## Brief
Of the lines in the data below, write out exactly those from the one holding "Management is evaluating" through the one holding "Demand (units): Farrow", both included.

(Saved data entries)
——
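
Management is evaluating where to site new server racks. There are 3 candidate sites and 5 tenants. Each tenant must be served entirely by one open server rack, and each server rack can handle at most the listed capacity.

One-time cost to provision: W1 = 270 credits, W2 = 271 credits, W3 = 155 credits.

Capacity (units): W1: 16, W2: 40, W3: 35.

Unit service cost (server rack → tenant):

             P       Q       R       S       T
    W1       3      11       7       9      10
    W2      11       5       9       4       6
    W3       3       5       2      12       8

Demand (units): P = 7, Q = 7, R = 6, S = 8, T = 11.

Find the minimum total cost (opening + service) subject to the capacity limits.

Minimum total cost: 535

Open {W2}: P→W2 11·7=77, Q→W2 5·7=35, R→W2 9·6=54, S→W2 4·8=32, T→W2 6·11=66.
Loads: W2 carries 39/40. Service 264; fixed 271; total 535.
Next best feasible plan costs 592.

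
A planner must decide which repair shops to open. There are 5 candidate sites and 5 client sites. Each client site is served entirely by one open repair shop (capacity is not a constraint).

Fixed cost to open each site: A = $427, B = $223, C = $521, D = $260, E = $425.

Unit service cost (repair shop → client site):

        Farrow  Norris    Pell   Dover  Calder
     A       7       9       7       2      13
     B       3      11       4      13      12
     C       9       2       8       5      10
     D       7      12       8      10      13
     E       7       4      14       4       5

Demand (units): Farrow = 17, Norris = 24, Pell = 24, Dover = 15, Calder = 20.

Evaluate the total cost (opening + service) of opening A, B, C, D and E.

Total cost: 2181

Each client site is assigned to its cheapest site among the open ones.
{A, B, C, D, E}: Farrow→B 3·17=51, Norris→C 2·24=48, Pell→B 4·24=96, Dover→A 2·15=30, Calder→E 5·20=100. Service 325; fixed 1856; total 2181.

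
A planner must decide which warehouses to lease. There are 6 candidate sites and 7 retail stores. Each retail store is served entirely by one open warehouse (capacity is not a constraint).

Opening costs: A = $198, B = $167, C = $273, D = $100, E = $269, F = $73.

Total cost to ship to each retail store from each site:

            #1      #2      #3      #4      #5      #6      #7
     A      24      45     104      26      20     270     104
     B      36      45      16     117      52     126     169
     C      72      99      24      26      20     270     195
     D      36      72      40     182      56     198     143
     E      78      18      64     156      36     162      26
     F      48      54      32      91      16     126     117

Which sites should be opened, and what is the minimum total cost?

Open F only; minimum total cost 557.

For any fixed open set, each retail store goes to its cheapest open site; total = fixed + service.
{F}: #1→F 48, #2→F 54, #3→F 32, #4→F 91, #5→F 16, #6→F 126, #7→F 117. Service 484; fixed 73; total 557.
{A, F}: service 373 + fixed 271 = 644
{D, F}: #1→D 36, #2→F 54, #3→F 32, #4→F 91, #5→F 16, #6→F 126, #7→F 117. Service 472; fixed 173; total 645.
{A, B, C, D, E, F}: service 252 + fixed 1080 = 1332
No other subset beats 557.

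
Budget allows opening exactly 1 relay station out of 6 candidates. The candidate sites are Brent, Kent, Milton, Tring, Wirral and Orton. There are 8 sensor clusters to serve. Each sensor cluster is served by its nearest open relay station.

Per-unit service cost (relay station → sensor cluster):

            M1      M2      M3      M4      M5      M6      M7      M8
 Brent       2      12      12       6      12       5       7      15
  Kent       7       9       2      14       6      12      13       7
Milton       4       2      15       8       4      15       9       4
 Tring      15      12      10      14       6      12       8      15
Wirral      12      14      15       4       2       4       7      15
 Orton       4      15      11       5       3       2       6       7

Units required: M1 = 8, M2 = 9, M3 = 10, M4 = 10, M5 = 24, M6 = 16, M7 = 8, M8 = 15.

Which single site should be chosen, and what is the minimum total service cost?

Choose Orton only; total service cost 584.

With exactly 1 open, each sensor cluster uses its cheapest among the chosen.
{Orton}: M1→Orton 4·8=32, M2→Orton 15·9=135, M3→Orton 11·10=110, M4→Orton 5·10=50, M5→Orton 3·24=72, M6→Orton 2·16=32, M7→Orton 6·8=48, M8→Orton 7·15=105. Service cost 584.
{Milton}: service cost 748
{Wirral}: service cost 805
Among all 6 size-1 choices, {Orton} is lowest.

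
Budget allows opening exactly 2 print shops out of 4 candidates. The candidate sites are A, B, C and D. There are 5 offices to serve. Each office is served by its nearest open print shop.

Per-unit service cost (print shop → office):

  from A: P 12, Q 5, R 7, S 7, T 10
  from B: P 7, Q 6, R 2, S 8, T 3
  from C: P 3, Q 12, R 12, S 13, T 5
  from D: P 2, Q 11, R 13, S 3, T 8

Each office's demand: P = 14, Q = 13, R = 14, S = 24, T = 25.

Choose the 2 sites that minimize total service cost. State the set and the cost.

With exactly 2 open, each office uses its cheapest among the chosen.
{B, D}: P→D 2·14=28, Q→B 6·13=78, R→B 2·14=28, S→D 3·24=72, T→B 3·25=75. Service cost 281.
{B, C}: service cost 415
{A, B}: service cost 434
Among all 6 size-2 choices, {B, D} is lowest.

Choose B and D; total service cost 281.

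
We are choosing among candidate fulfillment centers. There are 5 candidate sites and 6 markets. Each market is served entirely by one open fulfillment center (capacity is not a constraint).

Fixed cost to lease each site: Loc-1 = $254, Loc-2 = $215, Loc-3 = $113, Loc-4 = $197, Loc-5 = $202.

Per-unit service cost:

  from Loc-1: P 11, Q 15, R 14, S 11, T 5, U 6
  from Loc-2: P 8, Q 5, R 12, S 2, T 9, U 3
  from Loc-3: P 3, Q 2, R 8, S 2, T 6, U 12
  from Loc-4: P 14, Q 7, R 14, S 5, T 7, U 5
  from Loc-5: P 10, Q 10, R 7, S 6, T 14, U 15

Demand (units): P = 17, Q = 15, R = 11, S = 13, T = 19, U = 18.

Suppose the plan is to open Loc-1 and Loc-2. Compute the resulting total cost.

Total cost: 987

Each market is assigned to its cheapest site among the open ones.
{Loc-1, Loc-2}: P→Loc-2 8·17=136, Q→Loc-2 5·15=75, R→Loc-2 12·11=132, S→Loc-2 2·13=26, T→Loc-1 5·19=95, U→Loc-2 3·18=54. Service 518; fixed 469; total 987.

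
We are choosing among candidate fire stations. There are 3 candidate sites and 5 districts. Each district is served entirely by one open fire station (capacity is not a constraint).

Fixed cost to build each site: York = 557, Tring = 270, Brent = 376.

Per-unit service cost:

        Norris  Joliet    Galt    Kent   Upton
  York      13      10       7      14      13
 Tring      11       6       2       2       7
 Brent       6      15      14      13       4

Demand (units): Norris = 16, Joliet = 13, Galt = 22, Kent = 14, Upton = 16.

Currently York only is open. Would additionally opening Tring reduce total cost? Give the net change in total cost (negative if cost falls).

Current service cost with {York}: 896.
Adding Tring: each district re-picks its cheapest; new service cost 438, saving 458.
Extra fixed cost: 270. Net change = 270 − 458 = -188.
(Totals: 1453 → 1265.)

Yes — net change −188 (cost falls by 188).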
——
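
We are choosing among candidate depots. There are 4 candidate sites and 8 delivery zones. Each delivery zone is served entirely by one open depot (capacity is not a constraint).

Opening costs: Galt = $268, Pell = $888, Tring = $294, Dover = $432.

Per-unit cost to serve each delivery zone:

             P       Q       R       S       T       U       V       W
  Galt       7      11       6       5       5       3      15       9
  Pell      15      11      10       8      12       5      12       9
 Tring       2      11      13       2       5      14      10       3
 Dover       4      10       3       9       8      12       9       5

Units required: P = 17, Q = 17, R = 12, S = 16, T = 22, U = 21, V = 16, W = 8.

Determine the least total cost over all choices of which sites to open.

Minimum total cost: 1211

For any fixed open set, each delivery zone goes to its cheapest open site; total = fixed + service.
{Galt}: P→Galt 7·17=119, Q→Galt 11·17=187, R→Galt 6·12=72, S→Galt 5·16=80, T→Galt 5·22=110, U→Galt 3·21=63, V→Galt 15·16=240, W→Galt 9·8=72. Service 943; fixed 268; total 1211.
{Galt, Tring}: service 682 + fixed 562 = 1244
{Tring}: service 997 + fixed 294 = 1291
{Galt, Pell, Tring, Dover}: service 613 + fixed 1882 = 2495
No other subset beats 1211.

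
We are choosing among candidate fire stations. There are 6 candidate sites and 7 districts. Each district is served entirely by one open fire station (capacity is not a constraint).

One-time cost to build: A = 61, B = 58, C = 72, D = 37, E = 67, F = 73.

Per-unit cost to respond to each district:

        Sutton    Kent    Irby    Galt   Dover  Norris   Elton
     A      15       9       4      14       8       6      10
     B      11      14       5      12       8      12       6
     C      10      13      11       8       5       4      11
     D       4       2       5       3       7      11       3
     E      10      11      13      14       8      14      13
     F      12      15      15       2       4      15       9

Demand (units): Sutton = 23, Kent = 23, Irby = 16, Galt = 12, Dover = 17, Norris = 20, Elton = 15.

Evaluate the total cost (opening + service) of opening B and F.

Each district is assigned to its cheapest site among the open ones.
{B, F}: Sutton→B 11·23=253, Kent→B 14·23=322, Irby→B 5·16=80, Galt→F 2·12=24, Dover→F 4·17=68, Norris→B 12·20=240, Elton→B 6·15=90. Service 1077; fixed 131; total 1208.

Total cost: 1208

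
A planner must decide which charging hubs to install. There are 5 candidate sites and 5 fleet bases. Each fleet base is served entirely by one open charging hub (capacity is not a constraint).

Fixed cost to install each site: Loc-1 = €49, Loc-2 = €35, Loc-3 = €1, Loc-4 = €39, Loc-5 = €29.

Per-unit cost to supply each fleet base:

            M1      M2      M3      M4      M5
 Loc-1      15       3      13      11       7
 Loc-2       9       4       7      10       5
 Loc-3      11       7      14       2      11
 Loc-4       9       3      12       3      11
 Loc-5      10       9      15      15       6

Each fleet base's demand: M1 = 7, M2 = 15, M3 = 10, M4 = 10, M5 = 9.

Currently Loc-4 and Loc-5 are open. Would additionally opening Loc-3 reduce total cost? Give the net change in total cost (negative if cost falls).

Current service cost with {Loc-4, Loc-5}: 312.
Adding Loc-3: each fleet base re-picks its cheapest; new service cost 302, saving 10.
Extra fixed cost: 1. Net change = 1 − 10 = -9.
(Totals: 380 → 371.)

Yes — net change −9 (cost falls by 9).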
——
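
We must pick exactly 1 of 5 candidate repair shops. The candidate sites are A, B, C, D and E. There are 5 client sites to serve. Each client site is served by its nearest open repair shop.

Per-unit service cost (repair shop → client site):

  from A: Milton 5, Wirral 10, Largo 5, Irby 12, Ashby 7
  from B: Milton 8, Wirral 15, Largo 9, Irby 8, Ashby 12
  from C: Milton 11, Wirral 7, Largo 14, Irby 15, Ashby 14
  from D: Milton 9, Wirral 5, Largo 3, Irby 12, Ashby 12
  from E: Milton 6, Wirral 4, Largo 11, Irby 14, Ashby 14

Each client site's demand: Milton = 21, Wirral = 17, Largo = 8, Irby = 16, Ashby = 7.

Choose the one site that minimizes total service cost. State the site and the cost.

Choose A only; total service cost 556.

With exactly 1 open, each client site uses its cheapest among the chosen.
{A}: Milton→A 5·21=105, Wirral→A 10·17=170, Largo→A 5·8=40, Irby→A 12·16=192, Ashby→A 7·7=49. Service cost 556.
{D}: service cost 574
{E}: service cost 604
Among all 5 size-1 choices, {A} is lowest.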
——
## The answer
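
Management is evaluating where to site new server racks. There are 3 candidate sites and 5 tenants. Each tenant must be served entirely by one open server rack, and each server rack can handle at most the listed capacity.

One-time cost to provision: W1 = 270 credits, W2 = 271 credits, W3 = 155 credits.

Capacity (units): W1: 16, W2: 40, W3: 35.

Unit service cost (server rack → tenant):

             P       Q       R       S       T
    W1       3      11       7       9      10
    W2      11       5       9       4       6
    W3       3       5       2      12       8

Demand (units): P = 7, Q = 7, R = 6, S = 8, T = 11.

Find the minimum total cost (opening + service) subject to the capacity limits.

Minimum total cost: 535

Open {W2}: P→W2 11·7=77, Q→W2 5·7=35, R→W2 9·6=54, S→W2 4·8=32, T→W2 6·11=66.
Loads: W2 carries 39/40. Service 264; fixed 271; total 535.
Next best feasible plan costs 592.

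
A planner must decide which repair shops to open. There are 5 candidate sites and 5 client sites. Each client site is served entirely by one open repair shop (capacity is not a constraint).

Fixed cost to open each site: A = $427, B = $223, C = $521, D = $260, E = $425.

Unit service cost (repair shop → client site):

        Farrow  Norris    Pell   Dover  Calder
     A       7       9       7       2      13
     B       3      11       4      13      12
     C       9       2       8       5      10
     D       7      12       8      10      13
     E       7       4      14       4       5

Demand (units): Farrow = 17, Norris = 24, Pell = 24, Dover = 15, Calder = 20.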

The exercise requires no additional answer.